• YOUR GOAL
Filter these entries so that only lines with the word "without" remain.

----- DATA PROVIDED

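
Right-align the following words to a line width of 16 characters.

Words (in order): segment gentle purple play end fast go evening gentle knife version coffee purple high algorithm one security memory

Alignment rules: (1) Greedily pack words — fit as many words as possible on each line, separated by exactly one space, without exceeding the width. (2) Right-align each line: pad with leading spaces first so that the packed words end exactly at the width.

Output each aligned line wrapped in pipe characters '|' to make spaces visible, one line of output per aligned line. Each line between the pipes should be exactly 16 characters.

Answer: |  segment gentle|
| purple play end|
| fast go evening|
|    gentle knife|
|  version coffee|
|     purple high|
|   algorithm one|
| security memory|

Derivation:
Line 1: ['segment', 'gentle'] (min_width=14, slack=2)
Line 2: ['purple', 'play', 'end'] (min_width=15, slack=1)
Line 3: ['fast', 'go', 'evening'] (min_width=15, slack=1)
Line 4: ['gentle', 'knife'] (min_width=12, slack=4)
Line 5: ['version', 'coffee'] (min_width=14, slack=2)
Line 6: ['purple', 'high'] (min_width=11, slack=5)
Line 7: ['algorithm', 'one'] (min_width=13, slack=3)
Line 8: ['security', 'memory'] (min_width=15, slack=1)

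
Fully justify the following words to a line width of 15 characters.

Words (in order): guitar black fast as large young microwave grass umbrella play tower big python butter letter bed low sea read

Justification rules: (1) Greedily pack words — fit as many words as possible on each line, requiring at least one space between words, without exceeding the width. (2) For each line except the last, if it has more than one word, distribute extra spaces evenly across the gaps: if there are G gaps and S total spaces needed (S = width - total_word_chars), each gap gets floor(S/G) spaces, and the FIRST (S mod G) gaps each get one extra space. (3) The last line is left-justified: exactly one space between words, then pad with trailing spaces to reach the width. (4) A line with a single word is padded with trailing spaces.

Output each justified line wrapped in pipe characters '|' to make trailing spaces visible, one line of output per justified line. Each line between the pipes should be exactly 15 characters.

Answer: |guitar    black|
|fast  as  large|
|young microwave|
|grass  umbrella|
|play  tower big|
|python   butter|
|letter  bed low|
|sea read       |

Derivation:
Line 1: ['guitar', 'black'] (min_width=12, slack=3)
Line 2: ['fast', 'as', 'large'] (min_width=13, slack=2)
Line 3: ['young', 'microwave'] (min_width=15, slack=0)
Line 4: ['grass', 'umbrella'] (min_width=14, slack=1)
Line 5: ['play', 'tower', 'big'] (min_width=14, slack=1)
Line 6: ['python', 'butter'] (min_width=13, slack=2)
Line 7: ['letter', 'bed', 'low'] (min_width=14, slack=1)
Line 8: ['sea', 'read'] (min_width=8, slack=7)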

----------

• EXERCISE RESPONSE
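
Alignment rules: (1) Greedily pack words — fit as many words as possible on each line, separated by exactly one space, without exceeding the width. (2) Right-align each line: pad with leading spaces first so that the packed words end exactly at the width.
Justification rules: (1) Greedily pack words — fit as many words as possible on each line, requiring at least one space between words, without exceeding the width. (2) For each line except the last, if it has more than one word, distribute extra spaces evenly across the gaps: if there are G gaps and S total spaces needed (S = width - total_word_chars), each gap gets floor(S/G) spaces, and the FIRST (S mod G) gaps each get one extra space. (3) The last line is left-justified: exactly one space between words, then pad with trailing spaces to reach the width. (4) A line with a single word is padded with trailing spaces.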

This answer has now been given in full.